- **EXERCISE PROMPT**
Everything in the records should be repeated exactly.

───── MATERIAL SHOWN

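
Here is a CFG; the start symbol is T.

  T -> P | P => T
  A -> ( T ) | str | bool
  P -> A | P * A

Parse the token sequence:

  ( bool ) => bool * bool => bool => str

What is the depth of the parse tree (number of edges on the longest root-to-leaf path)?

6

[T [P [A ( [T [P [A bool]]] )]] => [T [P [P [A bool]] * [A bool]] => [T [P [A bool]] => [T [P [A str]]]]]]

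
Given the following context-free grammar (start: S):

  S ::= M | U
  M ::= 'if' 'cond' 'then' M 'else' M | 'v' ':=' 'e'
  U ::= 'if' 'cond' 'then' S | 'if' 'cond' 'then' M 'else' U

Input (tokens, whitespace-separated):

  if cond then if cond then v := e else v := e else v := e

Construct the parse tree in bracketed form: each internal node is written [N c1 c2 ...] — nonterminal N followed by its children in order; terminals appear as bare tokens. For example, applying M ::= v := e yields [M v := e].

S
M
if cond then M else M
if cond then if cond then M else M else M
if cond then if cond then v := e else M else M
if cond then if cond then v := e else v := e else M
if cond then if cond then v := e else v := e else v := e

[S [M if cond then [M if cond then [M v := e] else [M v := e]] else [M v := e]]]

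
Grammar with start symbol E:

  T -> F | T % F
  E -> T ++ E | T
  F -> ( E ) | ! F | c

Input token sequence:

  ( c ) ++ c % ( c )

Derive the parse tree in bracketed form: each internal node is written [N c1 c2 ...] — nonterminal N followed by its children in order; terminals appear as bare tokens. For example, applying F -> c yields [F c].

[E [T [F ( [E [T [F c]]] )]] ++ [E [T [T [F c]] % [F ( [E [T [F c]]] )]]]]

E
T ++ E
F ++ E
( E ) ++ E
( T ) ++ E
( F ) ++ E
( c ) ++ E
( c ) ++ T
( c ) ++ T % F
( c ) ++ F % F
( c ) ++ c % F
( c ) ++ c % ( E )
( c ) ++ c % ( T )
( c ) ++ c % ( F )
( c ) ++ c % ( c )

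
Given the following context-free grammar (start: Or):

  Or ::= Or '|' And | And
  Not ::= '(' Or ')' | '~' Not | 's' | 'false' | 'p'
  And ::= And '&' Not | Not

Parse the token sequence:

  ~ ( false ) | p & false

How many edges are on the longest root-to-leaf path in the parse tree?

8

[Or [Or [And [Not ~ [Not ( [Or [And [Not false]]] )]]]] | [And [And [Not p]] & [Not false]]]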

──────────

- **YOUR RESPONSE**
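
Here is a CFG; the start symbol is T.

  T -> P | P => T
  A -> ( T ) | str | bool
  P -> A | P * A

Parse the token sequence:

  ( bool ) => bool * bool => bool => str

What is the depth of the parse tree (number of edges on the longest root-to-leaf path)?

6

[T [P [A ( [T [P [A bool]]] )]] => [T [P [P [A bool]] * [A bool]] => [T [P [A bool]] => [T [P [A str]]]]]]

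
Given the following context-free grammar (start: S):

  S ::= M | U
  M ::= 'if' 'cond' 'then' M 'else' M | 'v' ':=' 'e'
  U ::= 'if' 'cond' 'then' S | 'if' 'cond' 'then' M 'else' U

Input (tokens, whitespace-separated):

  if cond then if cond then v := e else v := e else v := e

Construct the parse tree in bracketed form: each internal node is written [N c1 c2 ...] — nonterminal N followed by its children in order; terminals appear as bare tokens. For example, applying M ::= v := e yields [M v := e].

S
M
if cond then M else M
if cond then if cond then M else M else M
if cond then if cond then v := e else M else M
if cond then if cond then v := e else v := e else M
if cond then if cond then v := e else v := e else v := e

[S [M if cond then [M if cond then [M v := e] else [M v := e]] else [M v := e]]]

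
Grammar with start symbol E:

  T -> F | T % F
  E -> T ++ E | T
  F -> ( E ) | ! F | c

Input token sequence:

  ( c ) ++ c % ( c )

Derive the parse tree in bracketed form: each internal node is written [N c1 c2 ...] — nonterminal N followed by its children in order; terminals appear as bare tokens. For example, applying F -> c yields [F c].

[E [T [F ( [E [T [F c]]] )]] ++ [E [T [T [F c]] % [F ( [E [T [F c]]] )]]]]

E
T ++ E
F ++ E
( E ) ++ E
( T ) ++ E
( F ) ++ E
( c ) ++ E
( c ) ++ T
( c ) ++ T % F
( c ) ++ F % F
( c ) ++ c % F
( c ) ++ c % ( E )
( c ) ++ c % ( T )
( c ) ++ c % ( F )
( c ) ++ c % ( c )

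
Given the following context-free grammar (start: Or):

  Or ::= Or '|' And | And
  Not ::= '(' Or ')' | '~' Not | 's' | 'false' | 'p'
  And ::= And '&' Not | Not

Parse the token sequence:

  ~ ( false ) | p & false

How many edges are on the longest root-to-leaf path in the parse tree?

8

[Or [Or [And [Not ~ [Not ( [Or [And [Not false]]] )]]]] | [And [And [Not p]] & [Not false]]]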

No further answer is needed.